Top of INPUT FOR THIS TASK
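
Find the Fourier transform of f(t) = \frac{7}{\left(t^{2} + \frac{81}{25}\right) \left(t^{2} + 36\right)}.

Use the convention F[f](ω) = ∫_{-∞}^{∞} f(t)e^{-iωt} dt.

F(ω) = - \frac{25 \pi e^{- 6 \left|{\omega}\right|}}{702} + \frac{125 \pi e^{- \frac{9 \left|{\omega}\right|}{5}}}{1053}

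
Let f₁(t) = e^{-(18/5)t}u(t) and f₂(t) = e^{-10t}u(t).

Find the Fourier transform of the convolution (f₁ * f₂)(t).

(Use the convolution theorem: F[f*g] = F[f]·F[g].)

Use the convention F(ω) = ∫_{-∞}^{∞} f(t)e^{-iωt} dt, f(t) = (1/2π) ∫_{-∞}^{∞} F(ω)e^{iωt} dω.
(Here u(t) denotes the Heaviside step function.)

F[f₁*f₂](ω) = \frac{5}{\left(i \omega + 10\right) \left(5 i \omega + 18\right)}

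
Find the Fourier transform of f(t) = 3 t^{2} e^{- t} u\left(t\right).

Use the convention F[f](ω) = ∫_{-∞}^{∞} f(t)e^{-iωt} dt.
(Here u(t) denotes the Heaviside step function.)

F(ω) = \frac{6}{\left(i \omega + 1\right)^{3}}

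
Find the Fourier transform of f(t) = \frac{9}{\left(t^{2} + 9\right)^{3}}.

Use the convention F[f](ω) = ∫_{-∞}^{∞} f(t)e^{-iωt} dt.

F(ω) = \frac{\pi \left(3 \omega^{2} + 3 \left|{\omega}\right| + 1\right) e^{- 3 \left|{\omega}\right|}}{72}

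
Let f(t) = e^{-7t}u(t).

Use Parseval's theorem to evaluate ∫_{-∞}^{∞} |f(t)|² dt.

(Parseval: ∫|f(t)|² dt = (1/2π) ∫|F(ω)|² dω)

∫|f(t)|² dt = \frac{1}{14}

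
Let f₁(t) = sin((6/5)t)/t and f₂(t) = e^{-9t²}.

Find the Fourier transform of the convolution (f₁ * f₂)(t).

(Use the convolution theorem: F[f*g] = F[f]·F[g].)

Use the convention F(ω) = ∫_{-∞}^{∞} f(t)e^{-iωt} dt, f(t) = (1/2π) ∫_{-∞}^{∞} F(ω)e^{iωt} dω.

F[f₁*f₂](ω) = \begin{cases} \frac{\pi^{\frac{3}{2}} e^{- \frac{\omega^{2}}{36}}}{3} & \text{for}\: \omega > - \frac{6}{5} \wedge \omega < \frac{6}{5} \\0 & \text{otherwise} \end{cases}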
Bottom of INPUT FOR THIS TASK
Top of INPUT FOR THIS TASK
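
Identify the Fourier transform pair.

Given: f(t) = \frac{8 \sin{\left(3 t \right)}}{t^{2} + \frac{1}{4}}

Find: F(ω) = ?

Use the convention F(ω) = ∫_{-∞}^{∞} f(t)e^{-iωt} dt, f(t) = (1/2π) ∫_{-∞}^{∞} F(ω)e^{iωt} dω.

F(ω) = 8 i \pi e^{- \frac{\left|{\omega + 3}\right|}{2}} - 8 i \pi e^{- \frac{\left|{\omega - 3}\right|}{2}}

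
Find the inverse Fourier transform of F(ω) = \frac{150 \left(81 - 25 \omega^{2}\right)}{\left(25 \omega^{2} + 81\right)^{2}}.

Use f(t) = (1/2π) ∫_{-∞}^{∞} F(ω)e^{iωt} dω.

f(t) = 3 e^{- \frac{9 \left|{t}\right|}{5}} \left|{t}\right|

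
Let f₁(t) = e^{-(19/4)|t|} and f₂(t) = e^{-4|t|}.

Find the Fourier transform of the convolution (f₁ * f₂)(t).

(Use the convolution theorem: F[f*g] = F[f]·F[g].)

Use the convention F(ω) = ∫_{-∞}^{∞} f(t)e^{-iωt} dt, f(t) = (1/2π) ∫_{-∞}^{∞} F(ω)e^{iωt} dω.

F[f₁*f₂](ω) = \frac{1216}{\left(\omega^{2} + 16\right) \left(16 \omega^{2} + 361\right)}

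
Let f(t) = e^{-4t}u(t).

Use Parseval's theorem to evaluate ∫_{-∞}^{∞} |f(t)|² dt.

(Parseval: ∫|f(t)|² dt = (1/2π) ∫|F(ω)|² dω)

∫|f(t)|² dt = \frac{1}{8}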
Bottom of INPUT FOR THIS TASK
Please return all lines above in which the string "Find" is found.

**WRITTEN RESPONSE:**
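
Find the Fourier transform of f(t) = \frac{7}{\left(t^{2} + \frac{81}{25}\right) \left(t^{2} + 36\right)}.
Find the Fourier transform of the convolution (f₁ * f₂)(t).
Find the Fourier transform of f(t) = 3 t^{2} e^{- t} u\left(t\right).
Find the Fourier transform of f(t) = \frac{9}{\left(t^{2} + 9\right)^{3}}.
Find the Fourier transform of the convolution (f₁ * f₂)(t).
Find: F(ω) = ?
Find the inverse Fourier transform of F(ω) = \frac{150 \left(81 - 25 \omega^{2}\right)}{\left(25 \omega^{2} + 81\right)^{2}}.
Find the Fourier transform of the convolution (f₁ * f₂)(t).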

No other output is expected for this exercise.